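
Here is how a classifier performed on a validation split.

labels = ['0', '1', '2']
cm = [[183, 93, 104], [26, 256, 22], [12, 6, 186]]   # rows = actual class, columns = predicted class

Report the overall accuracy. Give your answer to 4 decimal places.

Accuracy = trace / total = (183+256+186=625) / 888 = 625/888 = 0.7038

0.7038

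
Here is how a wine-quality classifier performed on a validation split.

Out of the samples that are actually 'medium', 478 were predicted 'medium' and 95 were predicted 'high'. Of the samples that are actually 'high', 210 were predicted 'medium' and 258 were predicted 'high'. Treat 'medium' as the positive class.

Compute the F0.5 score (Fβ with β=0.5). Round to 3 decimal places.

Fβ = (1+β²)·TP / ((1+β²)·TP + β²·FN + FP), with β²=1/4
= 1.25·478 / (1.25·478 + 0.25·95 + 210) = 0.719

0.719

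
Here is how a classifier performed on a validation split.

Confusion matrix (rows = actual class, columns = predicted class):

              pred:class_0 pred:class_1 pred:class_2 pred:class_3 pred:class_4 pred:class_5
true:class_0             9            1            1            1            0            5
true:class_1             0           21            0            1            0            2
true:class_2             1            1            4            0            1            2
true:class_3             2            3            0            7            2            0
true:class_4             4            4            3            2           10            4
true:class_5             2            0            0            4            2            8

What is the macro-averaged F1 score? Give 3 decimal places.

0.526

Per-class F1 score (2·TP/(2·TP+FP+FN)):
  class_0: TP=9, FP=0+1+2+4+2=9, FN=1+1+1+0+5=8 → 18/35 = 0.5143
  class_1: TP=21, FP=1+1+3+4+0=9, FN=0+0+1+0+2=3 → 42/54 = 0.7778
  class_2: TP=4, FP=1+0+0+3+0=4, FN=1+1+0+1+2=5 → 8/17 = 0.4706
  class_3: TP=7, FP=1+1+0+2+4=8, FN=2+3+0+2+0=7 → 14/29 = 0.4828
  class_4: TP=10, FP=0+0+1+2+2=5, FN=4+4+3+2+4=17 → 20/42 = 0.4762
  class_5: TP=8, FP=5+2+2+0+4=13, FN=2+0+0+4+2=8 → 16/37 = 0.4324
Macro-F1 score = mean = (0.5143 + 0.7778 + 0.4706 + 0.4828 + 0.4762 + 0.4324) / 6 = 0.526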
--
■ WORK TO BE COMPLETED
In the entries, find every line holding "true" and copy it.

■ EXERCISE OUTPUT
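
true:class_0             9            1            1            1            0            5
true:class_1             0           21            0            1            0            2
true:class_2             1            1            4            0            1            2
true:class_3             2            3            0            7            2            0
true:class_4             4            4            3            2           10            4
true:class_5             2            0            0            4            2            8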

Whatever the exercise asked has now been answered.